What is expected: Copy every line of the data in which the word "Heavy" occurs.

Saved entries
####################
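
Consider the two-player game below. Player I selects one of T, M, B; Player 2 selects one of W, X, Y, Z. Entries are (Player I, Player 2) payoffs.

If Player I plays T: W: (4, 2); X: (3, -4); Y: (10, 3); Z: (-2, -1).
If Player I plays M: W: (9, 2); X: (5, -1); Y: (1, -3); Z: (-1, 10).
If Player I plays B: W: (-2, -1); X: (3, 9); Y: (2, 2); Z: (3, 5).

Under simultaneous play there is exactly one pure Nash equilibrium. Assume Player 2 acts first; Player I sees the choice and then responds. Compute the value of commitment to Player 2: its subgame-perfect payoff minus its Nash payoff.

Work backward from Player I's decision.
- W: BR = M, leader payoff 2.
- X: BR = M, leader payoff -1.
- Y: BR = T, leader payoff 3.
- Z: BR = B, leader payoff 5.
Maximizing over 2, -1, 3, 5, Player 2 chooses Z. Subgame-perfect outcome: (B, Z) with payoffs (3, 5).
For the simultaneous game, intersect best replies.
Player I's best replies: W→M; X→M; Y→T; Z→B.
Player 2's best replies: T→Y; M→Z; B→X.
The unique mutual best reply is (T, Y), giving (10, 3).
Player 2's commitment gain: 5 − 3 = 2.

2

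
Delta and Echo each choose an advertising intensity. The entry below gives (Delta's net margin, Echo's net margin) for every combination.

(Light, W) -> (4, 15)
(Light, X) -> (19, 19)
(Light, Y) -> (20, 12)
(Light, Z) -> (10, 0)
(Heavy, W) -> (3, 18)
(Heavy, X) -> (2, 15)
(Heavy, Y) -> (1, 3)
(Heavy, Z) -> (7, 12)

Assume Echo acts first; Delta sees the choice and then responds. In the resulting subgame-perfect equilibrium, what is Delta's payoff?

19

Solve by backward induction (Echo leads).
- W → Delta plays Light (best of 4, 3); Echo gets 15.
- X → Delta plays Light (best of 19, 2); Echo gets 19.
- Y → Delta plays Light (best of 20, 1); Echo gets 12.
- Z → Delta plays Light (best of 10, 7); Echo gets 0.
Maximizing over 15, 19, 12, 0, Echo chooses X. Subgame-perfect outcome: (Light, X) with payoffs (19, 19).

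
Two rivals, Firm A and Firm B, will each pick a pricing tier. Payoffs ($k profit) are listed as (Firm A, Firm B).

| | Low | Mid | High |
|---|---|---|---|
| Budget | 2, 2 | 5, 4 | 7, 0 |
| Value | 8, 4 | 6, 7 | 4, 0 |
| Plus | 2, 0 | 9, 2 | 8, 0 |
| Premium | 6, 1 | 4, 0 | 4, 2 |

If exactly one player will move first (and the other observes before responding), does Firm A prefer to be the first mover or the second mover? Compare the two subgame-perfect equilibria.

If Firm A leads: Firm B's best replies are Budget→Mid, Value→Mid, Plus→Mid, Premium→High; Firm A's induced payoffs 5, 6, 9, 4; outcome (Plus, Mid), payoffs (9, 2).
If Firm B leads: Firm A's best replies are Low→Value, Mid→Plus, High→Plus; Firm B's induced payoffs 4, 2, 0; outcome (Value, Low), payoffs (8, 4).
Firm A gets 9 moving first and 8 moving second, so Firm A prefers to move first.

first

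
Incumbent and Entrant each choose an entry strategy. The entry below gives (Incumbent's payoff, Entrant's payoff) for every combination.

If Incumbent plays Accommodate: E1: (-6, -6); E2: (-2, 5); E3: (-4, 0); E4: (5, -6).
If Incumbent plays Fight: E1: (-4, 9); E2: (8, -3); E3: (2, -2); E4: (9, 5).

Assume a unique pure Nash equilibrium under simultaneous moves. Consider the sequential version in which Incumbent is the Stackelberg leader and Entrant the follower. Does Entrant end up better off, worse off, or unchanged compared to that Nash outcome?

worse off

Solve by backward induction (Incumbent leads).
- Accommodate → Entrant plays E2 (best of -6, 5, 0, -6); Incumbent gets -2.
- Fight → Entrant plays E1 (best of 9, -3, -2, 5); Incumbent gets -4.
Maximizing over -2, -4, Incumbent chooses Accommodate. Subgame-perfect outcome: (Accommodate, E2) with payoffs (-2, 5).
For the simultaneous game, intersect best replies.
Incumbent's best replies: E1→Fight; E2→Fight; E3→Fight; E4→Fight.
Entrant's best replies: Accommodate→E2; Fight→E1.
Only (Fight, E1) has each player best-responding; Nash payoffs (-4, 9).
Entrant earns 5 sequentially versus 9 at the Nash outcome: worse off.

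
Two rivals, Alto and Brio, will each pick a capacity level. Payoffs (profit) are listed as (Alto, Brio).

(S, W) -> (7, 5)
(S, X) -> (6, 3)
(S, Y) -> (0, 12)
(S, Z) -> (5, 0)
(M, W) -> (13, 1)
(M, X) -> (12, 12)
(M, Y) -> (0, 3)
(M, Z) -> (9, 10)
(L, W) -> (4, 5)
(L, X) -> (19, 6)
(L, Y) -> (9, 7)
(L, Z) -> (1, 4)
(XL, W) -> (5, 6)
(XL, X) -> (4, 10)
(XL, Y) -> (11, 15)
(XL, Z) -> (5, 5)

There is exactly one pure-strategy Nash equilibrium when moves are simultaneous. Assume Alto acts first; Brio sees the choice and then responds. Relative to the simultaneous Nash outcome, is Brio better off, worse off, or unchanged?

worse off

Brio best-responds to each possible Alto move:
- S: BR = Y, leader payoff 0.
- M: BR = X, leader payoff 12.
- L: BR = Y, leader payoff 9.
- XL: BR = Y, leader payoff 11.
Among 0, 12, 9, 11, the best is 12 at M. Subgame-perfect outcome: (M, X) with payoffs (12, 12).
Now find the simultaneous Nash equilibrium.
Alto's best replies: W→M; X→L; Y→XL; Z→M.
Brio's best replies: S→Y; M→X; L→Y; XL→Y.
The unique mutual best reply is (XL, Y), giving (11, 15).
Brio earns 12 sequentially versus 15 at the Nash outcome: worse off.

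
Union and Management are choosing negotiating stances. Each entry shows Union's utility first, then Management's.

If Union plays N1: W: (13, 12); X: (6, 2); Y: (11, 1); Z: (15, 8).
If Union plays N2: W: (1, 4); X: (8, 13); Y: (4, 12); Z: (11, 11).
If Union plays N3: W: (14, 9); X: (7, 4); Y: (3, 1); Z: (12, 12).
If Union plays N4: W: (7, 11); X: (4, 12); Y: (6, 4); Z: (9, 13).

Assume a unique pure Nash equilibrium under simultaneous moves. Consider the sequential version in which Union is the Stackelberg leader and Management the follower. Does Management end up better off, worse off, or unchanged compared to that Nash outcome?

Backward induction with Union moving first.
- N1 → Management plays W (best of 12, 2, 1, 8); Union gets 13.
- N2 → Management plays X (best of 4, 13, 12, 11); Union gets 8.
- N3 → Management plays Z (best of 9, 4, 1, 12); Union gets 12.
- N4 → Management plays Z (best of 11, 12, 4, 13); Union gets 9.
Among 13, 8, 12, 9, the best is 13 at N1. Subgame-perfect outcome: (N1, W) with payoffs (13, 12).
For the simultaneous game, intersect best replies.
Union's best replies: W→N3; X→N2; Y→N1; Z→N1.
Management's best replies: N1→W; N2→X; N3→Z; N4→Z.
The unique mutual best reply is (N2, X), giving (8, 13).
Management earns 12 sequentially versus 13 at the Nash outcome: worse off.

worse off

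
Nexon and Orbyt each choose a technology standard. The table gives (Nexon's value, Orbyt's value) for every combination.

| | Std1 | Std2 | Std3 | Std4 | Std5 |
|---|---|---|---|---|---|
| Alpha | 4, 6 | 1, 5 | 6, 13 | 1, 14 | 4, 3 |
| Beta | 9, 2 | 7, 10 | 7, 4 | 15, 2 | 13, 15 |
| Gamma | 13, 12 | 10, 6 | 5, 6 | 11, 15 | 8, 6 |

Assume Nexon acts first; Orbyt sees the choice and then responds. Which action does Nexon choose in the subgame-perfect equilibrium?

Beta

Backward induction with Nexon moving first.
- Alpha: Orbyt compares 6, 5, 13, 14, 3 and picks Std4; Nexon would get 1.
- Beta: Orbyt compares 2, 10, 4, 2, 15 and picks Std5; Nexon would get 13.
- Gamma: Orbyt compares 12, 6, 6, 15, 6 and picks Std4; Nexon would get 11.
Among 1, 13, 11, the best is 13 at Beta. Subgame-perfect outcome: (Beta, Std5) with payoffs (13, 15).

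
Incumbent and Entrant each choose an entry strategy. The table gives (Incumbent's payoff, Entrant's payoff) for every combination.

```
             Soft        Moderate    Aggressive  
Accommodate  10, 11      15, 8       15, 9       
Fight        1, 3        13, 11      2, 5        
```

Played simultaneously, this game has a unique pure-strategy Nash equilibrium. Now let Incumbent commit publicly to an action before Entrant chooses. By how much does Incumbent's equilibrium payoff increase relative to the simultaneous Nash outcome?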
####################
Expected output:
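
(Heavy, W) -> (3, 18)
(Heavy, X) -> (2, 15)
(Heavy, Y) -> (1, 3)
(Heavy, Z) -> (7, 12)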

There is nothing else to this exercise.